Exercise: Give back all the data exactly, line by line.

Records for this exercise:

- - -

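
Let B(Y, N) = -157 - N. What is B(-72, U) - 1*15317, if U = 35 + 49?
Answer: -15558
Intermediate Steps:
U = 84
B(-72, U) - 1*15317 = (-157 - 1*84) - 1*15317 = (-157 - 84) - 15317 = -241 - 15317 = -15558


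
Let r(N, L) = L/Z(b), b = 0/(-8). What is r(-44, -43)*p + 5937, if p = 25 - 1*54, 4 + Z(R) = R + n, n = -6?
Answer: 58123/10 ≈ 5812.3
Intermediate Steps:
b = 0 (b = 0*(-⅛) = 0)
Z(R) = -10 + R (Z(R) = -4 + (R - 6) = -4 + (-6 + R) = -10 + R)
r(N, L) = -L/10 (r(N, L) = L/(-10 + 0) = L/(-10) = -L/10)
p = -29 (p = 25 - 54 = -29)
r(-44, -43)*p + 5937 = -⅒*(-43)*(-29) + 5937 = (43/10)*(-29) + 5937 = -1247/10 + 5937 = 58123/10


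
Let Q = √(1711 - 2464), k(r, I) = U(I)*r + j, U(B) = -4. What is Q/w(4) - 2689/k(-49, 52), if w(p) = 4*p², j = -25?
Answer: -2689/171 + I*√753/64 ≈ -15.725 + 0.42876*I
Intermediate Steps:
k(r, I) = -25 - 4*r (k(r, I) = -4*r - 25 = -25 - 4*r)
Q = I*√753 (Q = √(-753) = I*√753 ≈ 27.441*I)
Q/w(4) - 2689/k(-49, 52) = (I*√753)/((4*4²)) - 2689/(-25 - 4*(-49)) = (I*√753)/((4*16)) - 2689/(-25 + 196) = (I*√753)/64 - 2689/171 = (I*√753)*(1/64) - 2689*1/171 = I*√753/64 - 2689/171 = -2689/171 + I*√753/64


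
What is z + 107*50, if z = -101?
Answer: 5249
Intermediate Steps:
z + 107*50 = -101 + 107*50 = -101 + 5350 = 5249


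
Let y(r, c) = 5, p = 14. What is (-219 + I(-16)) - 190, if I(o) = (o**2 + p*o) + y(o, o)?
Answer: -372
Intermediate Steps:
I(o) = 5 + o**2 + 14*o (I(o) = (o**2 + 14*o) + 5 = 5 + o**2 + 14*o)
(-219 + I(-16)) - 190 = (-219 + (5 + (-16)**2 + 14*(-16))) - 190 = (-219 + (5 + 256 - 224)) - 190 = (-219 + 37) - 190 = -182 - 190 = -372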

- - -

Answer box:
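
Let B(Y, N) = -157 - N. What is B(-72, U) - 1*15317, if U = 35 + 49?
Answer: -15558
Intermediate Steps:
U = 84
B(-72, U) - 1*15317 = (-157 - 1*84) - 1*15317 = (-157 - 84) - 15317 = -241 - 15317 = -15558


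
Let r(N, L) = L/Z(b), b = 0/(-8). What is r(-44, -43)*p + 5937, if p = 25 - 1*54, 4 + Z(R) = R + n, n = -6?
Answer: 58123/10 ≈ 5812.3
Intermediate Steps:
b = 0 (b = 0*(-⅛) = 0)
Z(R) = -10 + R (Z(R) = -4 + (R - 6) = -4 + (-6 + R) = -10 + R)
r(N, L) = -L/10 (r(N, L) = L/(-10 + 0) = L/(-10) = -L/10)
p = -29 (p = 25 - 54 = -29)
r(-44, -43)*p + 5937 = -⅒*(-43)*(-29) + 5937 = (43/10)*(-29) + 5937 = -1247/10 + 5937 = 58123/10


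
Let Q = √(1711 - 2464), k(r, I) = U(I)*r + j, U(B) = -4. What is Q/w(4) - 2689/k(-49, 52), if w(p) = 4*p², j = -25?
Answer: -2689/171 + I*√753/64 ≈ -15.725 + 0.42876*I
Intermediate Steps:
k(r, I) = -25 - 4*r (k(r, I) = -4*r - 25 = -25 - 4*r)
Q = I*√753 (Q = √(-753) = I*√753 ≈ 27.441*I)
Q/w(4) - 2689/k(-49, 52) = (I*√753)/((4*4²)) - 2689/(-25 - 4*(-49)) = (I*√753)/((4*16)) - 2689/(-25 + 196) = (I*√753)/64 - 2689/171 = (I*√753)*(1/64) - 2689*1/171 = I*√753/64 - 2689/171 = -2689/171 + I*√753/64


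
What is z + 107*50, if z = -101?
Answer: 5249
Intermediate Steps:
z + 107*50 = -101 + 107*50 = -101 + 5350 = 5249


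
Let y(r, c) = 5, p = 14. What is (-219 + I(-16)) - 190, if I(o) = (o**2 + p*o) + y(o, o)?
Answer: -372
Intermediate Steps:
I(o) = 5 + o**2 + 14*o (I(o) = (o**2 + 14*o) + 5 = 5 + o**2 + 14*o)
(-219 + I(-16)) - 190 = (-219 + (5 + (-16)**2 + 14*(-16))) - 190 = (-219 + (5 + 256 - 224)) - 190 = (-219 + 37) - 190 = -182 - 190 = -372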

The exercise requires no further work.